(Task objective):
In the listing that follows, count every line with the word "five" in it and write only the total.

(Source data):

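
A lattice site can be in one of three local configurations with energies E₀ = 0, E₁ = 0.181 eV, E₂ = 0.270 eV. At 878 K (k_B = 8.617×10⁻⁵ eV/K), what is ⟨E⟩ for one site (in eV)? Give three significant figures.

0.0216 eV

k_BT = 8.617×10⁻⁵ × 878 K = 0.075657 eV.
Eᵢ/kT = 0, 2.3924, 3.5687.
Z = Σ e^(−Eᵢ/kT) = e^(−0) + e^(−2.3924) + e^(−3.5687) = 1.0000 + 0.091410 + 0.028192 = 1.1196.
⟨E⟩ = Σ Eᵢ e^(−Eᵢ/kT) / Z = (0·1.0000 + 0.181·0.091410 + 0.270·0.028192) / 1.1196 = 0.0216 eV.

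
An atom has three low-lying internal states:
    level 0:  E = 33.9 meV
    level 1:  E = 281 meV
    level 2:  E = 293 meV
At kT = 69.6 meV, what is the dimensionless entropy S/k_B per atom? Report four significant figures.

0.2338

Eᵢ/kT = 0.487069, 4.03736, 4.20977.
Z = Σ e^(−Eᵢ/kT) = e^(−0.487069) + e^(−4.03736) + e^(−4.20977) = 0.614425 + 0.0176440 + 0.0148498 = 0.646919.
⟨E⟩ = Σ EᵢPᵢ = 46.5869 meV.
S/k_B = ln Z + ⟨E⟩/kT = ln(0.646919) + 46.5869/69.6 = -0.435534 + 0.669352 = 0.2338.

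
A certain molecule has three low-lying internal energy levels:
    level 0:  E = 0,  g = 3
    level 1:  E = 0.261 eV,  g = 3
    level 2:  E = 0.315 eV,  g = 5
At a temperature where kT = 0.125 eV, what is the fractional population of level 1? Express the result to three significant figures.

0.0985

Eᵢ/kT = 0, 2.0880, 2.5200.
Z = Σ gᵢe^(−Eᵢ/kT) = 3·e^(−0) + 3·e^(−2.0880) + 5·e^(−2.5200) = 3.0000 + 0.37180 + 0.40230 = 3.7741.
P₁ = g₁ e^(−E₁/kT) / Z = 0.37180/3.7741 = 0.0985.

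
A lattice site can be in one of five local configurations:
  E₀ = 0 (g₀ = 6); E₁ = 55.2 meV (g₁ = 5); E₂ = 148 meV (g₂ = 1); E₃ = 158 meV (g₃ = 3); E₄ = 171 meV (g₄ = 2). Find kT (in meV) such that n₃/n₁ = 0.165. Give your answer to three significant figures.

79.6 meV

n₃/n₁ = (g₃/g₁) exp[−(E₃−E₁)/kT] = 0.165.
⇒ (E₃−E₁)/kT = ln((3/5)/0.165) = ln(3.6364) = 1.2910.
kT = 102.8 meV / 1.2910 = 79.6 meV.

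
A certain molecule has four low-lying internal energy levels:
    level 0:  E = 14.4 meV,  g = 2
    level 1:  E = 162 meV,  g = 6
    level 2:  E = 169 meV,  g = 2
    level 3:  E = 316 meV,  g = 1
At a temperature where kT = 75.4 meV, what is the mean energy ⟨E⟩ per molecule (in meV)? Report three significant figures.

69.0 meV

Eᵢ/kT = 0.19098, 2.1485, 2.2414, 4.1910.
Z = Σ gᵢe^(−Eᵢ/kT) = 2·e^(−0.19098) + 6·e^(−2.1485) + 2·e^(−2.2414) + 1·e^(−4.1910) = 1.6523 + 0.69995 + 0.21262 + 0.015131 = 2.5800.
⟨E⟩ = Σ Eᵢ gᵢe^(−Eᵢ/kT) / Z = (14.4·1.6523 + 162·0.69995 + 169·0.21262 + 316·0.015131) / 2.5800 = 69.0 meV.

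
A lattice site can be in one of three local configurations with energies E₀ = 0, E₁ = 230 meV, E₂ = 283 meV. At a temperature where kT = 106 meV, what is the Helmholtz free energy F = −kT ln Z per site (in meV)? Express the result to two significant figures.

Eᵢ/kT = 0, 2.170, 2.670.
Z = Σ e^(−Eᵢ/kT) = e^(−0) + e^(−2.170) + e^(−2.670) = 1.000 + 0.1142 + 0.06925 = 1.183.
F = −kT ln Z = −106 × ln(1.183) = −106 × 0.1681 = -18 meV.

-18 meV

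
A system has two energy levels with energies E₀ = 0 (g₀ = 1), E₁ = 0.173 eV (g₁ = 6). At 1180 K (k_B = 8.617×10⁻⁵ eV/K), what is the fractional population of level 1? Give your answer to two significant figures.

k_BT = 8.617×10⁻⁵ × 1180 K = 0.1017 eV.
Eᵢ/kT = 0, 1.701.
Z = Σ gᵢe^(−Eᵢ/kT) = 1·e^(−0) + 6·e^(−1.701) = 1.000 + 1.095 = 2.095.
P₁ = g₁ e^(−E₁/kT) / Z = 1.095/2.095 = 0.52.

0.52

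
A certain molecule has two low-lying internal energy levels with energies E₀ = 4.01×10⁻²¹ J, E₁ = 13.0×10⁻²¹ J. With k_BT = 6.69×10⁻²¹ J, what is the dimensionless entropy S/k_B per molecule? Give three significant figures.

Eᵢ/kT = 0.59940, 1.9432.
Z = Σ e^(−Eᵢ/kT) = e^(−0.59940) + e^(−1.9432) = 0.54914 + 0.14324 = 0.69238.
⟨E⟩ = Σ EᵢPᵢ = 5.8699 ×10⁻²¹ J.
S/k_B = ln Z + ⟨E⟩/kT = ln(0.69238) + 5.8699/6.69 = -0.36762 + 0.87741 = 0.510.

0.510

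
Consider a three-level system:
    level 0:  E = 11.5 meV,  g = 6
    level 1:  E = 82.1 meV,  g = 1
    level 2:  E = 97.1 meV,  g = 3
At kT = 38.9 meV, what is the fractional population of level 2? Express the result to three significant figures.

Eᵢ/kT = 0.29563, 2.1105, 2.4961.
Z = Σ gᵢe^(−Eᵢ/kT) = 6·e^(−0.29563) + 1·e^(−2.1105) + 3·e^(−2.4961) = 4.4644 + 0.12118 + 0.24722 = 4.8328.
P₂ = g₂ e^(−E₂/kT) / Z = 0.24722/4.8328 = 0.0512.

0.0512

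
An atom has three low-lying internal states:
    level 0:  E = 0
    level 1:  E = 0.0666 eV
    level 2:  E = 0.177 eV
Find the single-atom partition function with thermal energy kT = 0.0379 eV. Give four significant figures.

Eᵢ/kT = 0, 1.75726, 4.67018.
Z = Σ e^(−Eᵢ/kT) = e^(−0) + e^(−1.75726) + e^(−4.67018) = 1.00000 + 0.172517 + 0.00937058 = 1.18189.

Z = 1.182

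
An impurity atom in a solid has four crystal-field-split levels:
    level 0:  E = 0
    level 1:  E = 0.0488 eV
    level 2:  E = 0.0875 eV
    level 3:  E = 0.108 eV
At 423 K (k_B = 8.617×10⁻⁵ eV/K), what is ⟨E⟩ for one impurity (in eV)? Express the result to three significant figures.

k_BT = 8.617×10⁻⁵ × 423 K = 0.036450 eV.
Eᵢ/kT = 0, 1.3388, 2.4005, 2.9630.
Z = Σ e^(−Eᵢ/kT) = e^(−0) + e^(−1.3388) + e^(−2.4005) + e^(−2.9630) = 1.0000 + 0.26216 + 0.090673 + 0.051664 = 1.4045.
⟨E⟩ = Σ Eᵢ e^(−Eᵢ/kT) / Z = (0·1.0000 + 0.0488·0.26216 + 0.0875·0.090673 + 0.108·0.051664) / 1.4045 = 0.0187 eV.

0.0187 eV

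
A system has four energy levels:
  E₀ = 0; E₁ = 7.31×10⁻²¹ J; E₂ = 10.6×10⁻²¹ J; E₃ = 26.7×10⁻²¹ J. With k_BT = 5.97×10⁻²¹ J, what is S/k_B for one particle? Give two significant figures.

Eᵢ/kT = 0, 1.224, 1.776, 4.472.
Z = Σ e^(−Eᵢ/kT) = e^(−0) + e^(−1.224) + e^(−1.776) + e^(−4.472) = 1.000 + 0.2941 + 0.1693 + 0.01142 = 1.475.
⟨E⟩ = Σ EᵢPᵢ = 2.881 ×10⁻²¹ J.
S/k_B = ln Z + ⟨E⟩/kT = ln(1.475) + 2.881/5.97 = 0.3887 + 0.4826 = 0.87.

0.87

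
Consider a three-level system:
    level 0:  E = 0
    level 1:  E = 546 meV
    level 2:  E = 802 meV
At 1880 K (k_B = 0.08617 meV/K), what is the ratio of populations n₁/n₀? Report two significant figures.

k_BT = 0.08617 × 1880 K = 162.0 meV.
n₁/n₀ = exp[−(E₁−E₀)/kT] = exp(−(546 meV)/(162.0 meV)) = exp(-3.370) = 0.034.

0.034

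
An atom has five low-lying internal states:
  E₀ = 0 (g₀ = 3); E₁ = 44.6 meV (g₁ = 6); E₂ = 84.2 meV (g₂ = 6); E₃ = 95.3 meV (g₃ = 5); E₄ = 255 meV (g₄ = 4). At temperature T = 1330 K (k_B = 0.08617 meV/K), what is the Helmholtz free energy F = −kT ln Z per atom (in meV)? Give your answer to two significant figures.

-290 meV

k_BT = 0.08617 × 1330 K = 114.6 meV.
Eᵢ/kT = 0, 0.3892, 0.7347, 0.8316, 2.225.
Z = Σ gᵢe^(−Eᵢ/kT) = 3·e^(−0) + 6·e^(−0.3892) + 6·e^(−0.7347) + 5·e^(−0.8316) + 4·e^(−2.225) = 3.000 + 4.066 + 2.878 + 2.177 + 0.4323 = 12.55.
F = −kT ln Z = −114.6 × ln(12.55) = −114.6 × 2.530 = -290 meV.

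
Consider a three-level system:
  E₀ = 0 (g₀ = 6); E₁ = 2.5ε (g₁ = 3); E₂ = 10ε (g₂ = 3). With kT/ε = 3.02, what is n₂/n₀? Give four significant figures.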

(Response to the exercise):
2